** DATA RECORDS follows **
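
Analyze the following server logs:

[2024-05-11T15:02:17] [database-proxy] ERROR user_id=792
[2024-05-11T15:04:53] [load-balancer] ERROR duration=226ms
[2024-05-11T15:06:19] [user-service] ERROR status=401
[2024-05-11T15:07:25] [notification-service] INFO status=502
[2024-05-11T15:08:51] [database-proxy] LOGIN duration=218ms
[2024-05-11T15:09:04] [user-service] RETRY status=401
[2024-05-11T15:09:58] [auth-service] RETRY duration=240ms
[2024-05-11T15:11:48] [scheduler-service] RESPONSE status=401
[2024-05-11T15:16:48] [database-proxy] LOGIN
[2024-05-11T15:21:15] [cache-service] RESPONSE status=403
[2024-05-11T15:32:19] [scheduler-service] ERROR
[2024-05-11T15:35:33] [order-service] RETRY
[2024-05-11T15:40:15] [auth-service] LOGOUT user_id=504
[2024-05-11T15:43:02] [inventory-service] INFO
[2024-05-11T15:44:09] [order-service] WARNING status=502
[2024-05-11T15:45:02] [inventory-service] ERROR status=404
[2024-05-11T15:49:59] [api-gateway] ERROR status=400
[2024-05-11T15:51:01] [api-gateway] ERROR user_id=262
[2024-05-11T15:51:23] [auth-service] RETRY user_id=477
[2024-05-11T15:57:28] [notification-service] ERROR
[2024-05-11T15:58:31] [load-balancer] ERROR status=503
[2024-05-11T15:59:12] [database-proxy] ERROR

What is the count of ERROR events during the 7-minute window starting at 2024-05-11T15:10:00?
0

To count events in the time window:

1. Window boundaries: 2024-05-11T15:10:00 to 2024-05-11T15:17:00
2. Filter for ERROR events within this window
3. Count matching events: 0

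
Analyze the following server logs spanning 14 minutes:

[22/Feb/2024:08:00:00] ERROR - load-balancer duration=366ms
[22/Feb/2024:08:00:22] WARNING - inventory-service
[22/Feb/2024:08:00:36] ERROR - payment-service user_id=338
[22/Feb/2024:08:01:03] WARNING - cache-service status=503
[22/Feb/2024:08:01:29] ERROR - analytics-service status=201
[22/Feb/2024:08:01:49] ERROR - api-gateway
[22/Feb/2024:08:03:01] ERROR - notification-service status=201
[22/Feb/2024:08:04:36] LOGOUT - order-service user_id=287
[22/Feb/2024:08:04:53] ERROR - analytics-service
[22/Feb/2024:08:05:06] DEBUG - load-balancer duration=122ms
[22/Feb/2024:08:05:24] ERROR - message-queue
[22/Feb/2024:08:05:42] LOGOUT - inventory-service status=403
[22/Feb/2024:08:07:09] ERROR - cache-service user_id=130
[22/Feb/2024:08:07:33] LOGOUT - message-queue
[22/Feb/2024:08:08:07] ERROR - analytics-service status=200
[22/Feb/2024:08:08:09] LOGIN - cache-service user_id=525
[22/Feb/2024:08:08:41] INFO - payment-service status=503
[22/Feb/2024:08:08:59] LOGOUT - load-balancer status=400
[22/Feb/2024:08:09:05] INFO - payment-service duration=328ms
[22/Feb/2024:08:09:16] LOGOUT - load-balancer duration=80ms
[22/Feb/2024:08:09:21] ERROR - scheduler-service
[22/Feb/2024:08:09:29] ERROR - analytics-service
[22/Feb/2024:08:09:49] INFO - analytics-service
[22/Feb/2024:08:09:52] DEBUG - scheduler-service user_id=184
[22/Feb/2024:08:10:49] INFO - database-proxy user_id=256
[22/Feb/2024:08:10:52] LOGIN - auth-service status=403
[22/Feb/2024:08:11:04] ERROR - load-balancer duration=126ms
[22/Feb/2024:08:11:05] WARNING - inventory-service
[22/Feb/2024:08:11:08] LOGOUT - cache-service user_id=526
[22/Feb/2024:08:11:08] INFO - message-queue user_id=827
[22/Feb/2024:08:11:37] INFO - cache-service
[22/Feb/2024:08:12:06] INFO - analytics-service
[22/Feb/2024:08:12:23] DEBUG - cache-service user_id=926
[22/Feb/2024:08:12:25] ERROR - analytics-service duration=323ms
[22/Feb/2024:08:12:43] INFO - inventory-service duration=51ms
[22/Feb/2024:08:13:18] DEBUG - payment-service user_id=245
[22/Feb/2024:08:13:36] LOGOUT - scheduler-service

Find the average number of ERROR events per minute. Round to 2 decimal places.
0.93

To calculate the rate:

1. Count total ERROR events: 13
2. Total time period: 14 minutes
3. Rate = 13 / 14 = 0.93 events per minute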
** End of DATA RECORDS **
WHAT NEEDS TO BE DONE
Return the opening line of the data and every line after it through the line containing "[2024-05-11T15:09:58] [auth-service] RETRY", please, exactly as written and with nothing added.

RESPONSE AREA
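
Analyze the following server logs:

[2024-05-11T15:02:17] [database-proxy] ERROR user_id=792
[2024-05-11T15:04:53] [load-balancer] ERROR duration=226ms
[2024-05-11T15:06:19] [user-service] ERROR status=401
[2024-05-11T15:07:25] [notification-service] INFO status=502
[2024-05-11T15:08:51] [database-proxy] LOGIN duration=218ms
[2024-05-11T15:09:04] [user-service] RETRY status=401
[2024-05-11T15:09:58] [auth-service] RETRY duration=240ms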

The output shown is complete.